- Description of the task:
Please reproduce the data below exactly, from the first line to the last.

Items listed in a dataset:
# # # # # # #

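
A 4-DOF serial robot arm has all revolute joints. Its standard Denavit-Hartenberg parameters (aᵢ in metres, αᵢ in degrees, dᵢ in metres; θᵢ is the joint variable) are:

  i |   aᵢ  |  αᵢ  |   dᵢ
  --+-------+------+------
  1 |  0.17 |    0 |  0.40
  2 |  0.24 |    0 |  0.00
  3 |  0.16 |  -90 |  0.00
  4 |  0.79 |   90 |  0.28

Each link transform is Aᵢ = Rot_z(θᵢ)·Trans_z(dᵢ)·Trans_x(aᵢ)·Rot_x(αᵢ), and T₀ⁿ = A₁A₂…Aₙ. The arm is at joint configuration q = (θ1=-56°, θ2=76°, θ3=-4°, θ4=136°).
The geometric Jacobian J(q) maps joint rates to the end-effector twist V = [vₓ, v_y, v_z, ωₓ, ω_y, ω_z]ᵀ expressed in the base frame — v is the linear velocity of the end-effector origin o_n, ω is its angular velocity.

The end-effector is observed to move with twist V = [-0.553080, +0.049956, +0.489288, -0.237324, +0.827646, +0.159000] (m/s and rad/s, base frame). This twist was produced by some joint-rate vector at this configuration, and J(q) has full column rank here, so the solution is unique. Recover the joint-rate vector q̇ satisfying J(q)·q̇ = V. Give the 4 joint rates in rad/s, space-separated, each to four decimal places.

0.1070 0.9780 -0.9260 0.8610

o_n = [-0.1491, 0.0978, -0.1488]
J₁: ẑ×o_n = [-0.0978, -0.1491, 0.0000], ω = ẑ
J2: z=[0.0000, 0.0000, 1.0000] o=[0.0951, -0.1409, 0.4000] → [-0.2387, -0.2441, 0.0000, 0.0000, 0.0000, 1.0000]
J3: z=[0.0000, 0.0000, 1.0000] o=[0.3206, -0.0589, 0.4000] → [-0.1566, -0.4696, 0.0000, 0.0000, 0.0000, 1.0000]
J4: z=[-0.2756, 0.9613, 0.0000] o=[0.4744, -0.0147, 0.4000] → [-0.5275, -0.1513, 0.5683, -0.2756, 0.9613, 0.0000]
q̇ = J⁺·V = [0.1070, 0.9780, -0.9260, 0.8610]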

# # # # # # #

- Solution to this exercise:
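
A 4-DOF serial robot arm has all revolute joints. Its standard Denavit-Hartenberg parameters (aᵢ in metres, αᵢ in degrees, dᵢ in metres; θᵢ is the joint variable) are:

  i |   aᵢ  |  αᵢ  |   dᵢ
  --+-------+------+------
  1 |  0.17 |    0 |  0.40
  2 |  0.24 |    0 |  0.00
  3 |  0.16 |  -90 |  0.00
  4 |  0.79 |   90 |  0.28

Each link transform is Aᵢ = Rot_z(θᵢ)·Trans_z(dᵢ)·Trans_x(aᵢ)·Rot_x(αᵢ), and T₀ⁿ = A₁A₂…Aₙ. The arm is at joint configuration q = (θ1=-56°, θ2=76°, θ3=-4°, θ4=136°).
The geometric Jacobian J(q) maps joint rates to the end-effector twist V = [vₓ, v_y, v_z, ωₓ, ω_y, ω_z]ᵀ expressed in the base frame — v is the linear velocity of the end-effector origin o_n, ω is its angular velocity.

The end-effector is observed to move with twist V = [-0.553080, +0.049956, +0.489288, -0.237324, +0.827646, +0.159000] (m/s and rad/s, base frame). This twist was produced by some joint-rate vector at this configuration, and J(q) has full column rank here, so the solution is unique. Recover the joint-rate vector q̇ satisfying J(q)·q̇ = V. Give the 4 joint rates in rad/s, space-separated, each to four decimal places.

0.1070 0.9780 -0.9260 0.8610

o_n = [-0.1491, 0.0978, -0.1488]
J₁: ẑ×o_n = [-0.0978, -0.1491, 0.0000], ω = ẑ
J2: z=[0.0000, 0.0000, 1.0000] o=[0.0951, -0.1409, 0.4000] → [-0.2387, -0.2441, 0.0000, 0.0000, 0.0000, 1.0000]
J3: z=[0.0000, 0.0000, 1.0000] o=[0.3206, -0.0589, 0.4000] → [-0.1566, -0.4696, 0.0000, 0.0000, 0.0000, 1.0000]
J4: z=[-0.2756, 0.9613, 0.0000] o=[0.4744, -0.0147, 0.4000] → [-0.5275, -0.1513, 0.5683, -0.2756, 0.9613, 0.0000]
q̇ = J⁺·V = [0.1070, 0.9780, -0.9260, 0.8610]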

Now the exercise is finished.